SOURCE DATA Block Start

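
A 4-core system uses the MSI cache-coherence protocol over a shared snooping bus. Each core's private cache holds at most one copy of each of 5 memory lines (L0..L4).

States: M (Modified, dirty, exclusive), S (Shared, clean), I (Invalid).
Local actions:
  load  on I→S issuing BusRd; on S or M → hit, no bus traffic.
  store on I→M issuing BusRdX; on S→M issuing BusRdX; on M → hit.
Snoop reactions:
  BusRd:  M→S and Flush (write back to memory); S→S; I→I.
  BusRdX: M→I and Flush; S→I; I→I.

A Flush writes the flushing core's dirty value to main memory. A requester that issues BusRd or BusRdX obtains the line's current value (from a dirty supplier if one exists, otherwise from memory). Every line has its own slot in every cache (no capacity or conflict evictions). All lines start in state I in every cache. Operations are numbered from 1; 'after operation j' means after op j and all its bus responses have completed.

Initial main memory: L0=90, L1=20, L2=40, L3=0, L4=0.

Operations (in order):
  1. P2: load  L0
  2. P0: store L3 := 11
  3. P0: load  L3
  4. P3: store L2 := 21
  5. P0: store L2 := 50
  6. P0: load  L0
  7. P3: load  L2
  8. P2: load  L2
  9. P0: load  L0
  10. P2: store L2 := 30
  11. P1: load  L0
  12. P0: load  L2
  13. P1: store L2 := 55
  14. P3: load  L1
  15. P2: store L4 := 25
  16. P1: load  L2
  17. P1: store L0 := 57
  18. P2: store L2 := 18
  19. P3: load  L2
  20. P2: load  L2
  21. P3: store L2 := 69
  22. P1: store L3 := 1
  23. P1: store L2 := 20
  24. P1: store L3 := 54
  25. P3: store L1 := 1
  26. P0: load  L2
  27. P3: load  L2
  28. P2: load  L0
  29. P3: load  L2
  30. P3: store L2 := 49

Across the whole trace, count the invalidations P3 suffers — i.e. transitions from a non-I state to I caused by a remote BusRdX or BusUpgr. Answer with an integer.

1. P2: load  L0  bus=[BusRd]  L0: P0=I P1=I P2=S P3=I  mem[L0]=90
2. P0: store L3 := 11  bus=[BusRdX]  L3: P0=M P1=I P2=I P3=I  mem[L3]=0
3. P0: load  L3  bus=[-]  L3: P0=M P1=I P2=I P3=I  mem[L3]=0
4. P3: store L2 := 21  bus=[BusRdX]  L2: P0=I P1=I P2=I P3=M  mem[L2]=40
5. P0: store L2 := 50  bus=[BusRdX,Flush]  L2: P0=M P1=I P2=I P3=I  mem[L2]=21
6. P0: load  L0  bus=[BusRd]  L0: P0=S P1=I P2=S P3=I  mem[L0]=90
7. P3: load  L2  bus=[BusRd,Flush]  L2: P0=S P1=I P2=I P3=S  mem[L2]=50
8. P2: load  L2  bus=[BusRd]  L2: P0=S P1=I P2=S P3=S  mem[L2]=50
9. P0: load  L0  bus=[-]  L0: P0=S P1=I P2=S P3=I  mem[L0]=90
10. P2: store L2 := 30  bus=[BusRdX]  L2: P0=I P1=I P2=M P3=I  mem[L2]=50
11. P1: load  L0  bus=[BusRd]  L0: P0=S P1=S P2=S P3=I  mem[L0]=90
12. P0: load  L2  bus=[BusRd,Flush]  L2: P0=S P1=I P2=S P3=I  mem[L2]=30
13. P1: store L2 := 55  bus=[BusRdX]  L2: P0=I P1=M P2=I P3=I  mem[L2]=30
14. P3: load  L1  bus=[BusRd]  L1: P0=I P1=I P2=I P3=S  mem[L1]=20
15. P2: store L4 := 25  bus=[BusRdX]  L4: P0=I P1=I P2=M P3=I  mem[L4]=0
16. P1: load  L2  bus=[-]  L2: P0=I P1=M P2=I P3=I  mem[L2]=30
17. P1: store L0 := 57  bus=[BusRdX]  L0: P0=I P1=M P2=I P3=I  mem[L0]=90
18. P2: store L2 := 18  bus=[BusRdX,Flush]  L2: P0=I P1=I P2=M P3=I  mem[L2]=55
19. P3: load  L2  bus=[BusRd,Flush]  L2: P0=I P1=I P2=S P3=S  mem[L2]=18
20. P2: load  L2  bus=[-]  L2: P0=I P1=I P2=S P3=S  mem[L2]=18
21. P3: store L2 := 69  bus=[BusRdX]  L2: P0=I P1=I P2=I P3=M  mem[L2]=18
22. P1: store L3 := 1  bus=[BusRdX,Flush]  L3: P0=I P1=M P2=I P3=I  mem[L3]=11
23. P1: store L2 := 20  bus=[BusRdX,Flush]  L2: P0=I P1=M P2=I P3=I  mem[L2]=69
24. P1: store L3 := 54  bus=[-]  L3: P0=I P1=M P2=I P3=I  mem[L3]=11
25. P3: store L1 := 1  bus=[BusRdX]  L1: P0=I P1=I P2=I P3=M  mem[L1]=20
26. P0: load  L2  bus=[BusRd,Flush]  L2: P0=S P1=S P2=I P3=I  mem[L2]=20
27. P3: load  L2  bus=[BusRd]  L2: P0=S P1=S P2=I P3=S  mem[L2]=20
28. P2: load  L0  bus=[BusRd,Flush]  L0: P0=I P1=S P2=S P3=I  mem[L0]=57
29. P3: load  L2  bus=[-]  L2: P0=S P1=S P2=I P3=S  mem[L2]=20
30. P3: store L2 := 49  bus=[BusRdX]  L2: P0=I P1=I P2=I P3=M  mem[L2]=20

invalidations = 3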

SOURCE DATA Block End

Search the entries above for the word "issuing" and count the lines that hold it. Reply with only that number.

### WRITTEN ANSWER
2